▸ INPUT FOR THIS TASK:
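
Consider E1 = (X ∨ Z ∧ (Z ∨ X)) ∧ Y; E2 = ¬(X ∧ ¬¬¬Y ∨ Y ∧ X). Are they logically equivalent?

No

E1: (X ∨ Z ∧ (Z ∨ X)) ∧ Y
    = (X ∨ Z) ∧ Y
E2: ¬(X ∧ ¬¬¬Y ∨ Y ∧ X)
    = ¬(X ∧ ¬Y ∨ Y ∧ X)
    = ¬X
These differ: at X=0, Y=0, Z=0, E1 = 0 but E2 = 1.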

▸ TASK DIRECTIONS: Output the material verbatim, including every line.

▸ WORKED SOLUTION:
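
Consider E1 = (X ∨ Z ∧ (Z ∨ X)) ∧ Y; E2 = ¬(X ∧ ¬¬¬Y ∨ Y ∧ X). Are they logically equivalent?

No

E1: (X ∨ Z ∧ (Z ∨ X)) ∧ Y
    = (X ∨ Z) ∧ Y
E2: ¬(X ∧ ¬¬¬Y ∨ Y ∧ X)
    = ¬(X ∧ ¬Y ∨ Y ∧ X)
    = ¬X
These differ: at X=0, Y=0, Z=0, E1 = 0 but E2 = 1.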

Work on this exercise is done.